Work item -
Reproduce the following records exactly from the line containing "With specification limits" onward, ending with the last line and including it.

-- Opening Marker --

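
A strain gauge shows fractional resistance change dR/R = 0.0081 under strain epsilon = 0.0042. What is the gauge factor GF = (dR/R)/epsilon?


GF = (dR/R) / epsilon
= 0.0081 / 0.0042
= 1.9286

1.9286


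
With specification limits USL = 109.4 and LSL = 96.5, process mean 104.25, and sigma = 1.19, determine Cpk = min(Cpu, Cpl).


Cpu = (USL - mean) / (3*sigma) = (109.4 - 104.25) / (3*1.19) = 1.4426
Cpl = (mean - LSL) / (3*sigma) = (104.25 - 96.5) / (3*1.19) = 2.1709
Cpk = min(Cpu, Cpl) = 1.4426

1.4426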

-- Closing Marker --

Solution -
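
With specification limits USL = 109.4 and LSL = 96.5, process mean 104.25, and sigma = 1.19, determine Cpk = min(Cpu, Cpl).


Cpu = (USL - mean) / (3*sigma) = (109.4 - 104.25) / (3*1.19) = 1.4426
Cpl = (mean - LSL) / (3*sigma) = (104.25 - 96.5) / (3*1.19) = 2.1709
Cpk = min(Cpu, Cpl) = 1.4426

1.4426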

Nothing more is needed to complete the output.